━━ Dataset records ━━

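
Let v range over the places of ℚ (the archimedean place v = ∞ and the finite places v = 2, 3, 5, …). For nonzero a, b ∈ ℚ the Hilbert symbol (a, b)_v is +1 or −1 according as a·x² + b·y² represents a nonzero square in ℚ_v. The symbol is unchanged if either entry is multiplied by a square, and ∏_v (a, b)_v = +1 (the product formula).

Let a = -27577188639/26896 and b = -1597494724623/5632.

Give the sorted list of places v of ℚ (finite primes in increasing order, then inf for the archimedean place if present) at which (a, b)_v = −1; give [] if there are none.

[7, inf]

(a, b) ≡ (-24871, -154) mod (ℚ^×)²; places V = {2, 3, 7, 11, 13, 17, 19, 29, 41, ∞}.
(a,b)_11: α=1, u≡1; β=-1, v≡10 (mod 11); (1|11)=+1, (10|11)=-1; sign (−1)^1·+1^-1·-1^1 = +1.
(a,b)_7: α=1, u≡3; β=1, v≡6 (mod 7); (3|7)=-1, (6|7)=-1; sign (−1)^1·-1^1·-1^1 = -1.
(a,b)_41: α=-2, u≡5; β=0, v≡18 (mod 41); (5|41)=+1, (18|41)=+1; sign (−1)^0·+1^0·+1^-2 = +1.
(a,b)_2: α=-4, β=-9; u≡1, v≡3 (mod 8); ε(u)ε(v)=0·1, αω(v)=-4·1, βω(u)=-9·0; sum ≡ 0  ⇒  +1.
(a,b)_17: α=1, u≡8; β=4, v≡15 (mod 17); (8|17)=+1, (15|17)=+1; sign (−1)^0·+1^4·+1^1 = +1.
(a,b)_29: α=0, u≡15; β=2, v≡23 (mod 29); (15|29)=-1, (23|29)=+1; sign (−1)^0·-1^2·+1^0 = +1.
(a,b)_19: α=1, u≡3; β=2, v≡16 (mod 19); (3|19)=-1, (16|19)=+1; sign (−1)^0·-1^2·+1^1 = +1.
(a,b)_3: α=8, u≡2; β=2, v≡2 (mod 3); (2|3)=-1, (2|3)=-1; sign (−1)^0·-1^2·-1^8 = +1.
(a,b)_∞: sgn(-24871)=−, sgn(-154)=−, so -1.
(a,b)_13: α=2, u≡5; β=0, v≡7 (mod 13); (5|13)=-1, (7|13)=-1; sign (−1)^0·-1^0·-1^2 = +1.
|Ram(-24871, -154)| = 2, even; anisotropic at {7, ∞}.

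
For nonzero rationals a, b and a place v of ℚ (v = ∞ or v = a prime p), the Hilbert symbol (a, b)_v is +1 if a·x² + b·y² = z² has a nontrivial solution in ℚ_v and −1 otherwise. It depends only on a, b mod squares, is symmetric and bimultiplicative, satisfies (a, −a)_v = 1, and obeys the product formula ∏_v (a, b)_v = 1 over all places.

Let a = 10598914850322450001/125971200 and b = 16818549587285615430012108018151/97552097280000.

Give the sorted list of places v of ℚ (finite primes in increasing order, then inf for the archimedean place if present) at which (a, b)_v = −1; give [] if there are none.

[3, 7, 29, 41]

Mod squares: a ≡ 196707, b ≡ 14637. Check v ∈ {∞, 2, 3, 5, 7, 11, 17, 19, 29, 37, 41}.
v=7: a=7^1·(≡6), b=7^1·(≡5) mod 7; (6|7)=-1, (5|7)=-1; (−1)^{1·1·3}·(-1)^1·(-1)^1 = -1.
v=11: a=11^0·(≡3), b=11^-2·(≡10) mod 11; (3|11)=+1, (10|11)=-1; (−1)^{0·-2·5}·(+1)^-2·(-1)^0 = +1.
v=2: v_2(a)=-8, v_2(b)=-16; units ≡ 3, 5 (mod 8); ε·ε+αω+βω = 1·0+-8·1+-16·1 ≡ 0  ⇒  (a,b)_2 = +1.
v=∞: 196707 > 0 and 14637 > 0  ⇒  (a,b)_∞ = +1.
v=41: a=41^2·(≡13), b=41^3·(≡3) mod 41; (13|41)=-1, (3|41)=-1; (−1)^{2·3·20}·(-1)^3·(-1)^2 = -1.
v=29: a=29^3·(≡17), b=29^6·(≡26) mod 29; (17|29)=-1, (26|29)=-1; (−1)^{3·6·14}·(-1)^6·(-1)^3 = -1.
v=5: a=5^-2·(≡2), b=5^-4·(≡2) mod 5; (2|5)=-1, (2|5)=-1; (−1)^{-2·-4·2}·(-1)^-4·(-1)^-2 = +1.
v=17: a=17^5·(≡5), b=17^9·(≡12) mod 17; (5|17)=-1, (12|17)=-1; (−1)^{5·9·8}·(-1)^9·(-1)^5 = +1.
v=37: a=37^2·(≡20), b=37^2·(≡8) mod 37; (20|37)=-1, (8|37)=-1; (−1)^{2·2·18}·(-1)^2·(-1)^2 = +1.
v=19: a=19^1·(≡11), b=19^2·(≡5) mod 19; (11|19)=+1, (5|19)=+1; (−1)^{1·2·9}·(+1)^2·(+1)^1 = +1.
v=3: a=3^-9·(≡1), b=3^-9·(≡1) mod 3; (1|3)=+1, (1|3)=+1; (−1)^{-9·-9·1}·(+1)^-9·(+1)^-9 = -1.
Ram(196707, 14637) = {3, 7, 29, 41}; no ℚ_3-point on the conic.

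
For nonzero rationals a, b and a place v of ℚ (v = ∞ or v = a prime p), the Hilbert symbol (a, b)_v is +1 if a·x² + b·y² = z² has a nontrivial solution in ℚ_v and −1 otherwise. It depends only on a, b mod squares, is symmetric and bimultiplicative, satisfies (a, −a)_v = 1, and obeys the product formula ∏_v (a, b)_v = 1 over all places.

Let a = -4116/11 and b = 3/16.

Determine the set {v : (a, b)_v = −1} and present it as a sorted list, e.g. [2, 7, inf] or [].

Mod squares: a ≡ -231, b ≡ 3. Check v ∈ {∞, 2, 3, 7, 11}.
v=3: a=3^1·(≡1), b=3^1·(≡1) mod 3; (1|3)=+1, (1|3)=+1; (−1)^{1·1·1}·(+1)^1·(+1)^1 = -1.
v=∞: -231 < 0 and 3 > 0  ⇒  (a,b)_∞ = +1.
v=11: a=11^-1·(≡9), b=11^0·(≡5) mod 11; (9|11)=+1, (5|11)=+1; (−1)^{-1·0·5}·(+1)^0·(+1)^-1 = +1.
v=7: a=7^3·(≡4), b=7^0·(≡5) mod 7; (4|7)=+1, (5|7)=-1; (−1)^{3·0·3}·(+1)^0·(-1)^3 = -1.
v=2: v_2(a)=2, v_2(b)=-4; units ≡ 1, 3 (mod 8); ε·ε+αω+βω = 0·1+2·1+-4·0 ≡ 0  ⇒  (a,b)_2 = +1.
|Ram(-231, 3)| = 2, even; anisotropic at {3, 7}.

[3, 7]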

━━━

- [Task]: Return the data above in full. Keep every line exactly as it is.

- [Written answer]:
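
Let v range over the places of ℚ (the archimedean place v = ∞ and the finite places v = 2, 3, 5, …). For nonzero a, b ∈ ℚ the Hilbert symbol (a, b)_v is +1 or −1 according as a·x² + b·y² represents a nonzero square in ℚ_v. The symbol is unchanged if either entry is multiplied by a square, and ∏_v (a, b)_v = +1 (the product formula).

Let a = -27577188639/26896 and b = -1597494724623/5632.

Give the sorted list of places v of ℚ (finite primes in increasing order, then inf for the archimedean place if present) at which (a, b)_v = −1; give [] if there are none.

[7, inf]

(a, b) ≡ (-24871, -154) mod (ℚ^×)²; places V = {2, 3, 7, 11, 13, 17, 19, 29, 41, ∞}.
(a,b)_11: α=1, u≡1; β=-1, v≡10 (mod 11); (1|11)=+1, (10|11)=-1; sign (−1)^1·+1^-1·-1^1 = +1.
(a,b)_7: α=1, u≡3; β=1, v≡6 (mod 7); (3|7)=-1, (6|7)=-1; sign (−1)^1·-1^1·-1^1 = -1.
(a,b)_41: α=-2, u≡5; β=0, v≡18 (mod 41); (5|41)=+1, (18|41)=+1; sign (−1)^0·+1^0·+1^-2 = +1.
(a,b)_2: α=-4, β=-9; u≡1, v≡3 (mod 8); ε(u)ε(v)=0·1, αω(v)=-4·1, βω(u)=-9·0; sum ≡ 0  ⇒  +1.
(a,b)_17: α=1, u≡8; β=4, v≡15 (mod 17); (8|17)=+1, (15|17)=+1; sign (−1)^0·+1^4·+1^1 = +1.
(a,b)_29: α=0, u≡15; β=2, v≡23 (mod 29); (15|29)=-1, (23|29)=+1; sign (−1)^0·-1^2·+1^0 = +1.
(a,b)_19: α=1, u≡3; β=2, v≡16 (mod 19); (3|19)=-1, (16|19)=+1; sign (−1)^0·-1^2·+1^1 = +1.
(a,b)_3: α=8, u≡2; β=2, v≡2 (mod 3); (2|3)=-1, (2|3)=-1; sign (−1)^0·-1^2·-1^8 = +1.
(a,b)_∞: sgn(-24871)=−, sgn(-154)=−, so -1.
(a,b)_13: α=2, u≡5; β=0, v≡7 (mod 13); (5|13)=-1, (7|13)=-1; sign (−1)^0·-1^0·-1^2 = +1.
|Ram(-24871, -154)| = 2, even; anisotropic at {7, ∞}.

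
For nonzero rationals a, b and a place v of ℚ (v = ∞ or v = a prime p), the Hilbert symbol (a, b)_v is +1 if a·x² + b·y² = z² has a nontrivial solution in ℚ_v and −1 otherwise. It depends only on a, b mod squares, is symmetric and bimultiplicative, satisfies (a, −a)_v = 1, and obeys the product formula ∏_v (a, b)_v = 1 over all places.

Let a = 10598914850322450001/125971200 and b = 16818549587285615430012108018151/97552097280000.

Give the sorted list of places v of ℚ (finite primes in increasing order, then inf for the archimedean place if present) at which (a, b)_v = −1; give [] if there are none.

[3, 7, 29, 41]

Mod squares: a ≡ 196707, b ≡ 14637. Check v ∈ {∞, 2, 3, 5, 7, 11, 17, 19, 29, 37, 41}.
v=7: a=7^1·(≡6), b=7^1·(≡5) mod 7; (6|7)=-1, (5|7)=-1; (−1)^{1·1·3}·(-1)^1·(-1)^1 = -1.
v=11: a=11^0·(≡3), b=11^-2·(≡10) mod 11; (3|11)=+1, (10|11)=-1; (−1)^{0·-2·5}·(+1)^-2·(-1)^0 = +1.
v=2: v_2(a)=-8, v_2(b)=-16; units ≡ 3, 5 (mod 8); ε·ε+αω+βω = 1·0+-8·1+-16·1 ≡ 0  ⇒  (a,b)_2 = +1.
v=∞: 196707 > 0 and 14637 > 0  ⇒  (a,b)_∞ = +1.
v=41: a=41^2·(≡13), b=41^3·(≡3) mod 41; (13|41)=-1, (3|41)=-1; (−1)^{2·3·20}·(-1)^3·(-1)^2 = -1.
v=29: a=29^3·(≡17), b=29^6·(≡26) mod 29; (17|29)=-1, (26|29)=-1; (−1)^{3·6·14}·(-1)^6·(-1)^3 = -1.
v=5: a=5^-2·(≡2), b=5^-4·(≡2) mod 5; (2|5)=-1, (2|5)=-1; (−1)^{-2·-4·2}·(-1)^-4·(-1)^-2 = +1.
v=17: a=17^5·(≡5), b=17^9·(≡12) mod 17; (5|17)=-1, (12|17)=-1; (−1)^{5·9·8}·(-1)^9·(-1)^5 = +1.
v=37: a=37^2·(≡20), b=37^2·(≡8) mod 37; (20|37)=-1, (8|37)=-1; (−1)^{2·2·18}·(-1)^2·(-1)^2 = +1.
v=19: a=19^1·(≡11), b=19^2·(≡5) mod 19; (11|19)=+1, (5|19)=+1; (−1)^{1·2·9}·(+1)^2·(+1)^1 = +1.
v=3: a=3^-9·(≡1), b=3^-9·(≡1) mod 3; (1|3)=+1, (1|3)=+1; (−1)^{-9·-9·1}·(+1)^-9·(+1)^-9 = -1.
Ram(196707, 14637) = {3, 7, 29, 41}; no ℚ_3-point on the conic.

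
For nonzero rationals a, b and a place v of ℚ (v = ∞ or v = a prime p), the Hilbert symbol (a, b)_v is +1 if a·x² + b·y² = z² has a nontrivial solution in ℚ_v and −1 otherwise. It depends only on a, b mod squares, is symmetric and bimultiplicative, satisfies (a, −a)_v = 1, and obeys the product formula ∏_v (a, b)_v = 1 over all places.

Let a = -4116/11 and b = 3/16.

Determine the set {v : (a, b)_v = −1} and present it as a sorted list, e.g. [2, 7, inf] or [].

Mod squares: a ≡ -231, b ≡ 3. Check v ∈ {∞, 2, 3, 7, 11}.
v=3: a=3^1·(≡1), b=3^1·(≡1) mod 3; (1|3)=+1, (1|3)=+1; (−1)^{1·1·1}·(+1)^1·(+1)^1 = -1.
v=∞: -231 < 0 and 3 > 0  ⇒  (a,b)_∞ = +1.
v=11: a=11^-1·(≡9), b=11^0·(≡5) mod 11; (9|11)=+1, (5|11)=+1; (−1)^{-1·0·5}·(+1)^0·(+1)^-1 = +1.
v=7: a=7^3·(≡4), b=7^0·(≡5) mod 7; (4|7)=+1, (5|7)=-1; (−1)^{3·0·3}·(+1)^0·(-1)^3 = -1.
v=2: v_2(a)=2, v_2(b)=-4; units ≡ 1, 3 (mod 8); ε·ε+αω+βω = 0·1+2·1+-4·0 ≡ 0  ⇒  (a,b)_2 = +1.
|Ram(-231, 3)| = 2, even; anisotropic at {3, 7}.

[3, 7]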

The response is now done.